→ STORED DATA
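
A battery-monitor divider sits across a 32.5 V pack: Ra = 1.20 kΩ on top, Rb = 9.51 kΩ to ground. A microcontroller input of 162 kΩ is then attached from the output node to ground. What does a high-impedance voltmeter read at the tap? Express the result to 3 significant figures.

V_out ≈ 28.7 V

The load sits in parallel with Rb: Rb‖R_L = (9.51 × 162) / (9.51 + 162) = 8.983 kΩ.
V_out = 32.5 × 8.983 / (1.20 + 8.983) = 32.5 × 8.983/10.18 = 28.7 V.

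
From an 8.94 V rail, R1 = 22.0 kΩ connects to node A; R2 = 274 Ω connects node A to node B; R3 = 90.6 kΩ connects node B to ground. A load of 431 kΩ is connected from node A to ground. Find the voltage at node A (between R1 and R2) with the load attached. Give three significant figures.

V ≈ 6.91 V

Below node A the series string R2+R3 = 90870 Ω sits in parallel with the 431000 Ω load: 75050 Ω.
V_A = 8.94 × 75050/(22000 + 75050) = 6.91 V.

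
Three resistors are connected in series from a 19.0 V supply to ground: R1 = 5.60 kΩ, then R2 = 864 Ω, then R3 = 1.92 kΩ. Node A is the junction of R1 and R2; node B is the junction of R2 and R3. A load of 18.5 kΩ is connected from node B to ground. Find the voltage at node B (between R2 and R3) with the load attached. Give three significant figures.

V ≈ 4.03 V

At node B, R3 is in parallel with the load: R3‖R_L = 1739 Ω.
Below node A the resistance is R2 + (R3‖R_L) = 2603 Ω, so V_A = 19.0 × 2603/8203 = 6.030 V.
Then V_B = V_A × (R3‖R_L)/(R2 + R3‖R_L) = 6.030 × 1739/2603 = 4.03 V.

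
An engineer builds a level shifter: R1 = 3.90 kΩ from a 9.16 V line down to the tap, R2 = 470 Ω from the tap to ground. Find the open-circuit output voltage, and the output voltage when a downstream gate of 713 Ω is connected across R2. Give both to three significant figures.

Open-circuit: V = 9.16 × 470/(3900 + 470) = 0.985 V.
With the load, R2 becomes R2‖R_L = 283.3 Ω, so V = 9.16 × 283.3/4183 = 0.620 V.

Unloaded: 0.985 V; loaded: 0.620 V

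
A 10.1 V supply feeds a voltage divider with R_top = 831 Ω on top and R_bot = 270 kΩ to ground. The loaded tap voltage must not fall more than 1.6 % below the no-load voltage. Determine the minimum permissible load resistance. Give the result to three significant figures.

R_L(min) ≈ 50.9 kΩ

Output resistance R_th = R_top‖R_bot = (831 × 270000)/270800 = 828.5 Ω.
The fractional drop is R_th/(R_th + R_L); requiring this ≤ 0.0160 gives R_L ≥ R_th(1/0.0160 − 1) = 828.5 × 61.50 = 50.9 kΩ.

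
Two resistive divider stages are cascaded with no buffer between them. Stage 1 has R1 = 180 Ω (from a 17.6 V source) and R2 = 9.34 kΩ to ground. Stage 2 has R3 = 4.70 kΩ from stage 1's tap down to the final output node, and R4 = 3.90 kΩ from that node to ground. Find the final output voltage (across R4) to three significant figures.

Stage 2 presents R3+R4 = 8600 Ω as a load on stage 1's tap.
Stage 1's lower leg becomes R2‖(R3+R4) = 4477 Ω, so V_mid = 17.6 × 4477/4657 = 16.92 V.
Stage 2 is itself unloaded: V_out = V_mid × R4/(R3+R4) = 16.92 × 3900/8600 = 7.67 V.

V_out ≈ 7.67 V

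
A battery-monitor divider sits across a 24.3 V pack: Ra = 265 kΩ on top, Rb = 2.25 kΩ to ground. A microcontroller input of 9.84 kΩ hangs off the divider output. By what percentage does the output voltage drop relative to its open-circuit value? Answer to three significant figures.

18.5 %

The divider's output (Thévenin) resistance is Ra‖Rb = 2.231 kΩ.
Fractional drop under load = R_th/(R_th + R_L) = 2.231 / (2.231 + 9.84) = 0.1848.
So the output falls by 18.5 %.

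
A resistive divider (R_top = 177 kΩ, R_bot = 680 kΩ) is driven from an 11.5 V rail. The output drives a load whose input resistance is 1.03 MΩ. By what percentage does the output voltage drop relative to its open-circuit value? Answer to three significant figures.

Unloaded V = 11.5 × 680/857.0 = 9.1249 V.
Loaded: R_bot‖R_L = 409.6 kΩ, giving V = 11.5 × 409.6/586.6 = 8.0299 V.
Drop = (9.1249 − 8.0299) / 9.1249 = 12.0 %.

12.0 %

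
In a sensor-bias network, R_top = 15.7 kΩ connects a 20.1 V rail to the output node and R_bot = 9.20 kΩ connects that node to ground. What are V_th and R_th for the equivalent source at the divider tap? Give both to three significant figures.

V_th = 7.43 V, R_th = 5.80 kΩ

V_th is the open-circuit tap voltage: 20.1 × 9.20/(15.7 + 9.20) = 7.43 V.
With the supply zeroed, R_top and R_bot appear in parallel from the tap: R_th = R_top‖R_bot = (15.7 × 9.20)/24.90 = 5.80 kΩ.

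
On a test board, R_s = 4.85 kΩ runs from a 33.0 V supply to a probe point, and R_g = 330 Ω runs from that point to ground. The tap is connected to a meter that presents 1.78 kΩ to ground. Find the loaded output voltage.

The load sits in parallel with R_g: R_g‖R_L = (330 × 1780) / (330 + 1780) = 278.4 Ω.
V_out = 33.0 × 278.4 / (4850 + 278.4) = 33.0 × 278.4/5128 = 1.79 V.
(Unloaded it would have been 2.10 V.)

V_out ≈ 1.79 V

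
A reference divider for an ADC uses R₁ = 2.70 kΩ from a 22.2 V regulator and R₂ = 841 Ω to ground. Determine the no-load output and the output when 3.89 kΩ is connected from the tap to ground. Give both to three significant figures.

Unloaded: 5.27 V; loaded: 4.53 V

Open-circuit: V = 22.2 × 841/(2700 + 841) = 5.27 V.
With the load, R₂ becomes R₂‖R_L = 691.5 Ω, so V = 22.2 × 691.5/3392 = 4.53 V.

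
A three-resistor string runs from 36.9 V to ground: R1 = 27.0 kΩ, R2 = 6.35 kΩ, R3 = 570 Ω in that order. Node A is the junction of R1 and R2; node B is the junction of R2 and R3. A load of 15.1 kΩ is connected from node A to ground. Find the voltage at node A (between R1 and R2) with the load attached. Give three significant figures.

Below node A the series string R2+R3 = 6920 Ω sits in parallel with the 15100 Ω load: 4745 Ω.
V_A = 36.9 × 4745/(27000 + 4745) = 5.52 V.

V ≈ 5.52 V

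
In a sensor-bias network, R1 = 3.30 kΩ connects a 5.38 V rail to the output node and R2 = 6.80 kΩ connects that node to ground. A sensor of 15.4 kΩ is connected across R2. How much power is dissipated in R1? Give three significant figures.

P ≈ 1.49 mW

Total resistance from the source is R1 + (R2‖R_L) = 8.017 kΩ, so I = 5.38/8.017 kΩ = 0.6711 mA.
P = I²·R1 = (0.6711 mA)² × 3.30 kΩ = 1.49 mW.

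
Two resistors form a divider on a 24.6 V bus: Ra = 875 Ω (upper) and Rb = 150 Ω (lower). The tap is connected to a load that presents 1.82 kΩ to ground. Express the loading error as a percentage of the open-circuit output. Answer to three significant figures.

The divider's output (Thévenin) resistance is Ra‖Rb = 128.0 Ω.
Fractional drop under load = R_th/(R_th + R_L) = 128.0 / (128.0 + 1820) = 0.06573.
So the output falls by 6.57 %.

6.57 %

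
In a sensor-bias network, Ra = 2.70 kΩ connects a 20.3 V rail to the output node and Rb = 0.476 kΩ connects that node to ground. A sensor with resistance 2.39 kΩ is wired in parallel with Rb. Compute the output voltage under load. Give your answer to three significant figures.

V_out ≈ 2.60 V

The load sits in parallel with Rb: Rb‖R_L = (476 × 2390) / (476 + 2390) = 396.9 Ω.
V_out = 20.3 × 396.9 / (2700 + 396.9) = 20.3 × 396.9/3097 = 2.60 V.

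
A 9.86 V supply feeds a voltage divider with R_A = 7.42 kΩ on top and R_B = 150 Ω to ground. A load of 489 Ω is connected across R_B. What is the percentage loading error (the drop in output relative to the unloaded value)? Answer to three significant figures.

The divider's output (Thévenin) resistance is R_A‖R_B = 147.0 Ω.
Fractional drop under load = R_th/(R_th + R_L) = 147.0 / (147.0 + 489) = 0.2312.
So the output falls by 23.1 %.

23.1 %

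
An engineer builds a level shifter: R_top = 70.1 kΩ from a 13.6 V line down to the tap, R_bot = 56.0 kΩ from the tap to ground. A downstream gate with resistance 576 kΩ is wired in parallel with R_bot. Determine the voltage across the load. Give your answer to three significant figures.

The load sits in parallel with R_bot: R_bot‖R_L = (56.0 × 576) / (56.0 + 576) = 51.04 kΩ.
V_out = 13.6 × 51.04 / (70.1 + 51.04) = 13.6 × 51.04/121.1 = 5.73 V.
(Unloaded it would have been 6.04 V.)

V_out ≈ 5.73 V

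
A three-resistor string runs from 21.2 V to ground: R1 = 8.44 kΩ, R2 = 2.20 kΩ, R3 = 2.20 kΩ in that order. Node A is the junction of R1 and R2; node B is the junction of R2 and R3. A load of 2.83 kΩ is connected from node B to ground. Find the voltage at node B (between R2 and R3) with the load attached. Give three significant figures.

At node B, R3 is in parallel with the load: R3‖R_L = 1.238 kΩ.
Below node A the resistance is R2 + (R3‖R_L) = 3.438 kΩ, so V_A = 21.2 × 3.438/11.88 = 6.136 V.
Then V_B = V_A × (R3‖R_L)/(R2 + R3‖R_L) = 6.136 × 1.238/3.438 = 2.21 V.

V ≈ 2.21 V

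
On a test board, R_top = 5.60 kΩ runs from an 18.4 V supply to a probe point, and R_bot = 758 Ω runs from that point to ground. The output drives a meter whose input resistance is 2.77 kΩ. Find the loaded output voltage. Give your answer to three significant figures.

The load sits in parallel with R_bot: R_bot‖R_L = (758 × 2770) / (758 + 2770) = 595.1 Ω.
V_out = 18.4 × 595.1 / (5600 + 595.1) = 18.4 × 595.1/6195 = 1.77 V.

V_out ≈ 1.77 V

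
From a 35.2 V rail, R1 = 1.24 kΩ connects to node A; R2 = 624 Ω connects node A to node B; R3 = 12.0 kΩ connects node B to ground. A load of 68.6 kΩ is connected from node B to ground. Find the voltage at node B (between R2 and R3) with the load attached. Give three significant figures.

At node B, R3 is in parallel with the load: R3‖R_L = 10210 Ω.
Below node A the resistance is R2 + (R3‖R_L) = 10840 Ω, so V_A = 35.2 × 10840/12080 = 31.59 V.
Then V_B = V_A × (R3‖R_L)/(R2 + R3‖R_L) = 31.59 × 10210/10840 = 29.8 V.

V ≈ 29.8 V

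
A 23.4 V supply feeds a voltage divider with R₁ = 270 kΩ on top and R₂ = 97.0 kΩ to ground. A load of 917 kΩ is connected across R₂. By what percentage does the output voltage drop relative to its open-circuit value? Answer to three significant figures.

7.22 %

The divider's output (Thévenin) resistance is R₁‖R₂ = 71.36 kΩ.
Fractional drop under load = R_th/(R_th + R_L) = 71.36 / (71.36 + 917) = 0.07220.
So the output falls by 7.22 %.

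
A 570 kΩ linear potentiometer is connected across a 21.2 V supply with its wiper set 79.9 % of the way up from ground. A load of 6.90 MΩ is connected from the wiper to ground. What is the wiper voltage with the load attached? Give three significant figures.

V ≈ 16.7 V

The wiper splits the pot into (1−α)R = 114.6 kΩ above and αR = 455.4 kΩ below.
Lower section ‖ load = 427.2 kΩ.
V_wiper = 21.2 × 427.2/(114.6 + 427.2) = 16.7 V.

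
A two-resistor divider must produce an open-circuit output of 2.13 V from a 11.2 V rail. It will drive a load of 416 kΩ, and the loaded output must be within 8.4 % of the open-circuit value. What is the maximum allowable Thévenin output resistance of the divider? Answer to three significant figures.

R_th ≤ 38.1 kΩ

Loading drop = R_th/(R_th + R_L) ≤ 0.0840, so R_th ≤ R_L · ε/(1−ε) = 416 kΩ × 0.0840/0.9160 = 38.1 kΩ.
(Any R1, R2 with R2/(R1+R2) = 0.190 and R1‖R2 ≤ 38.1 kΩ will meet the spec.)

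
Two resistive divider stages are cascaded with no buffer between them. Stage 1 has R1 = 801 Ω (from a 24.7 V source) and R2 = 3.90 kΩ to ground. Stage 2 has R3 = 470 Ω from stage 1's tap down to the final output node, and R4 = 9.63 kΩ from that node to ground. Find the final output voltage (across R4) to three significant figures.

Stage 2 presents R3+R4 = 10100 Ω as a load on stage 1's tap.
Stage 1's lower leg becomes R2‖(R3+R4) = 2814 Ω, so V_mid = 24.7 × 2814/3615 = 19.23 V.
Stage 2 is itself unloaded: V_out = V_mid × R4/(R3+R4) = 19.23 × 9630/10100 = 18.3 V.

V_out ≈ 18.3 V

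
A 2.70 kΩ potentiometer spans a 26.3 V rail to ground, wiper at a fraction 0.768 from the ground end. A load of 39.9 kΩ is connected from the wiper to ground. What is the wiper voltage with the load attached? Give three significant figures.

The wiper splits the pot into (1−α)R = 626.4 Ω above and αR = 2074 Ω below.
Lower section ‖ load = 1971 Ω.
V_wiper = 26.3 × 1971/(626.4 + 1971) = 20.0 V.

V ≈ 20.0 V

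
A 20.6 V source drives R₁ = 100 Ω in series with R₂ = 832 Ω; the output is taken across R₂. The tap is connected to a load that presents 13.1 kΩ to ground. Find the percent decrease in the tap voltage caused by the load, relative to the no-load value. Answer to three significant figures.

The divider's output (Thévenin) resistance is R₁‖R₂ = 89.27 Ω.
Fractional drop under load = R_th/(R_th + R_L) = 89.27 / (89.27 + 13100) = 0.006768.
So the output falls by 0.677 %.

0.677 %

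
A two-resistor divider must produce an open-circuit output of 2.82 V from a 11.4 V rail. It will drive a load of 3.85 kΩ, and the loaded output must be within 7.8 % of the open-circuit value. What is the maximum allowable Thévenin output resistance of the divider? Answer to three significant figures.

R_th ≤ 326 Ω

Loading drop = R_th/(R_th + R_L) ≤ 0.0780, so R_th ≤ R_L · ε/(1−ε) = 3.85 kΩ × 0.0780/0.9220 = 326 Ω.
(Any R1, R2 with R2/(R1+R2) = 0.247 and R1‖R2 ≤ 326 Ω will meet the spec.)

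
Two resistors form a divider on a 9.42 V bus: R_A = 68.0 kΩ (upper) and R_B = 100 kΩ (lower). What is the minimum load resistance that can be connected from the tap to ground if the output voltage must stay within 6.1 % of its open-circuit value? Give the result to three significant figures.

Output resistance R_th = R_A‖R_B = (68.0 × 100)/168.0 = 40.48 kΩ.
The fractional drop is R_th/(R_th + R_L); requiring this ≤ 0.0610 gives R_L ≥ R_th(1/0.0610 − 1) = 40.48 × 15.39 = 623 kΩ.

R_L(min) ≈ 623 kΩ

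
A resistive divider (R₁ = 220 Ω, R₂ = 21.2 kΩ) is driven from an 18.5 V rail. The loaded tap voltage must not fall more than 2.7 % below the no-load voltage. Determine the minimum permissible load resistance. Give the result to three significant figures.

R_L(min) ≈ 7.85 kΩ

Output resistance R_th = R₁‖R₂ = (220 × 21200)/21420 = 217.7 Ω.
The fractional drop is R_th/(R_th + R_L); requiring this ≤ 0.0270 gives R_L ≥ R_th(1/0.0270 − 1) = 217.7 × 36.04 = 7.85 kΩ.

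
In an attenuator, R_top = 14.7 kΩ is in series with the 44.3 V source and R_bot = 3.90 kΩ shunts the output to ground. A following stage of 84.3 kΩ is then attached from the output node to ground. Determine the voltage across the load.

V_out ≈ 8.96 V

The load sits in parallel with R_bot: R_bot‖R_L = (3.90 × 84.3) / (3.90 + 84.3) = 3.728 kΩ.
V_out = 44.3 × 3.728 / (14.7 + 3.728) = 44.3 × 3.728/18.43 = 8.96 V.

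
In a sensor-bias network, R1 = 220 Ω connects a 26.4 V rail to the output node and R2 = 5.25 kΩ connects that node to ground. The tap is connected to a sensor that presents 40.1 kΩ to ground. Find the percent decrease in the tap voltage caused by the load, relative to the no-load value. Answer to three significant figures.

The divider's output (Thévenin) resistance is R1‖R2 = 211.2 Ω.
Fractional drop under load = R_th/(R_th + R_L) = 211.2 / (211.2 + 40100) = 0.005238.
So the output falls by 0.524 %.

0.524 %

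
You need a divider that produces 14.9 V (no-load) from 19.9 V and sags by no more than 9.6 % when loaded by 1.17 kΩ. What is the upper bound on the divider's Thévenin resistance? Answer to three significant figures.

R_th ≤ 124 Ω

Loading drop = R_th/(R_th + R_L) ≤ 0.0960, so R_th ≤ R_L · ε/(1−ε) = 1.17 kΩ × 0.0960/0.9040 = 124 Ω.
(Any R1, R2 with R2/(R1+R2) = 0.749 and R1‖R2 ≤ 124 Ω will meet the spec.)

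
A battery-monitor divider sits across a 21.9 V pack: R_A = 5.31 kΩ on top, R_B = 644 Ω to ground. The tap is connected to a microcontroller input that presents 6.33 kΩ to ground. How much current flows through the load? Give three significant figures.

I_L ≈ 0.343 mA

R_B‖R_L = 584.5 Ω; V_out = 21.9 × 584.5/5895 = 2.172 V.
I_L = V_out / R_L = 2.172 / 6.33 kΩ = 0.343 mA.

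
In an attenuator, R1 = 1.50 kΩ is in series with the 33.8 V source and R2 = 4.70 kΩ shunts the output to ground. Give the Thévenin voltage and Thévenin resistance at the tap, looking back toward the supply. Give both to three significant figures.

V_th = 25.6 V, R_th = 1.14 kΩ

V_th is the open-circuit tap voltage: 33.8 × 4.70/(1.50 + 4.70) = 25.6 V.
With the supply zeroed, R1 and R2 appear in parallel from the tap: R_th = R1‖R2 = (1.50 × 4.70)/6.200 = 1.14 kΩ.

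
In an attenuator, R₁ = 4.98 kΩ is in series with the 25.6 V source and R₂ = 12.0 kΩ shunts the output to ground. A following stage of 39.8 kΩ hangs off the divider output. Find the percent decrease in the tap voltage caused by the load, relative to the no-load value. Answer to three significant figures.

8.12 %

The divider's output (Thévenin) resistance is R₁‖R₂ = 3.519 kΩ.
Fractional drop under load = R_th/(R_th + R_L) = 3.519 / (3.519 + 39.8) = 0.08124.
So the output falls by 8.12 %.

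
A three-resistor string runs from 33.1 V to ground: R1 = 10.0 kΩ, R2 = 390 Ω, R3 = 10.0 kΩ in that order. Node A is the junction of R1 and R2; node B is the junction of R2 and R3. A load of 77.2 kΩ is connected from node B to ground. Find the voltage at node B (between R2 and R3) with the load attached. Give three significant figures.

V ≈ 15.2 V

At node B, R3 is in parallel with the load: R3‖R_L = 8853 Ω.
Below node A the resistance is R2 + (R3‖R_L) = 9243 Ω, so V_A = 33.1 × 9243/19240 = 15.90 V.
Then V_B = V_A × (R3‖R_L)/(R2 + R3‖R_L) = 15.90 × 8853/9243 = 15.2 V.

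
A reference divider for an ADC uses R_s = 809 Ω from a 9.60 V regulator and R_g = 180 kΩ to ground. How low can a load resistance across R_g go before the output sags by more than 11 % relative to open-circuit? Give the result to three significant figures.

Output resistance R_th = R_s‖R_g = (809 × 180000)/180800 = 805.4 Ω.
The fractional drop is R_th/(R_th + R_L); requiring this ≤ 0.110 gives R_L ≥ R_th(1/0.110 − 1) = 805.4 × 8.091 = 6.52 kΩ.

R_L(min) ≈ 6.52 kΩ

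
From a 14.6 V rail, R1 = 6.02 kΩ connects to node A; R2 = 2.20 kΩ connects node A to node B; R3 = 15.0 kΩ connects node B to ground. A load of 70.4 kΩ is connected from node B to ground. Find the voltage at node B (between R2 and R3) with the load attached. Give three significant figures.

At node B, R3 is in parallel with the load: R3‖R_L = 12.37 kΩ.
Below node A the resistance is R2 + (R3‖R_L) = 14.57 kΩ, so V_A = 14.6 × 14.57/20.59 = 10.33 V.
Then V_B = V_A × (R3‖R_L)/(R2 + R3‖R_L) = 10.33 × 12.37/14.57 = 8.77 V.

V ≈ 8.77 V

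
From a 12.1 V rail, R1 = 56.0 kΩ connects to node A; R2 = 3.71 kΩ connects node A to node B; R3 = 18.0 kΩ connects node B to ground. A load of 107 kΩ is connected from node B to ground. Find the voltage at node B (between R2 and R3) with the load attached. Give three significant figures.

At node B, R3 is in parallel with the load: R3‖R_L = 15.41 kΩ.
Below node A the resistance is R2 + (R3‖R_L) = 19.12 kΩ, so V_A = 12.1 × 19.12/75.12 = 3.080 V.
Then V_B = V_A × (R3‖R_L)/(R2 + R3‖R_L) = 3.080 × 15.41/19.12 = 2.48 V.

V ≈ 2.48 V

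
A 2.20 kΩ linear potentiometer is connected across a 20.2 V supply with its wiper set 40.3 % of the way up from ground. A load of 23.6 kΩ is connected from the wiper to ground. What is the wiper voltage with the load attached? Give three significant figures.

V ≈ 7.96 V

The wiper splits the pot into (1−α)R = 1313 Ω above and αR = 886.6 Ω below.
Lower section ‖ load = 854.5 Ω.
V_wiper = 20.2 × 854.5/(1313 + 854.5) = 7.96 V.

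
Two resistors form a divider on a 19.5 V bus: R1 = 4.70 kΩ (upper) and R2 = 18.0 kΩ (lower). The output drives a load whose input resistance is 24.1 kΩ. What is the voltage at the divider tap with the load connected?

The load sits in parallel with R2: R2‖R_L = (18.0 × 24.1) / (18.0 + 24.1) = 10.30 kΩ.
V_out = 19.5 × 10.30 / (4.70 + 10.30) = 19.5 × 10.30/15.00 = 13.4 V.

V_out ≈ 13.4 V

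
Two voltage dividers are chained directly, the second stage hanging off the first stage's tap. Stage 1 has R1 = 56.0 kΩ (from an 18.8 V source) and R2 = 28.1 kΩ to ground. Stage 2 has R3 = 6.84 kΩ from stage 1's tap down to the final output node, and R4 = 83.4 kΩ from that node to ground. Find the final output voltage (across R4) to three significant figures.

Stage 2 presents R3+R4 = 90.24 kΩ as a load on stage 1's tap.
Stage 1's lower leg becomes R2‖(R3+R4) = 21.43 kΩ, so V_mid = 18.8 × 21.43/77.43 = 5.203 V.
Stage 2 is itself unloaded: V_out = V_mid × R4/(R3+R4) = 5.203 × 83.4/90.24 = 4.81 V.

V_out ≈ 4.81 V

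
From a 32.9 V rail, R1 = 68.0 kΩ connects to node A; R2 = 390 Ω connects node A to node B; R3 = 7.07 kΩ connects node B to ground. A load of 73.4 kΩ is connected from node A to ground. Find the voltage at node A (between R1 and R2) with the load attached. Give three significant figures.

Below node A the series string R2+R3 = 7460 Ω sits in parallel with the 73400 Ω load: 6772 Ω.
V_A = 32.9 × 6772/(68000 + 6772) = 2.98 V.

V ≈ 2.98 V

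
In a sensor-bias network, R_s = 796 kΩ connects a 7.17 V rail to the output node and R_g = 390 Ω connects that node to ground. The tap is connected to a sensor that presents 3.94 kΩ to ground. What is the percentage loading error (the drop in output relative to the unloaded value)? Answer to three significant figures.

The divider's output (Thévenin) resistance is R_s‖R_g = 389.8 Ω.
Fractional drop under load = R_th/(R_th + R_L) = 389.8 / (389.8 + 3940) = 0.09003.
So the output falls by 9.00 %.

9.00 %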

→ WHAT IS REQUIRED
Quote exactly the line containing "In a sensor-bias network, R_s" and every later line through the end of the listing, and no other lines.

→ EXERCISE RESULT
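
In a sensor-bias network, R_s = 796 kΩ connects a 7.17 V rail to the output node and R_g = 390 Ω connects that node to ground. The tap is connected to a sensor that presents 3.94 kΩ to ground. What is the percentage loading error (the drop in output relative to the unloaded value)? Answer to three significant figures.

The divider's output (Thévenin) resistance is R_s‖R_g = 389.8 Ω.
Fractional drop under load = R_th/(R_th + R_L) = 389.8 / (389.8 + 3940) = 0.09003.
So the output falls by 9.00 %.

9.00 %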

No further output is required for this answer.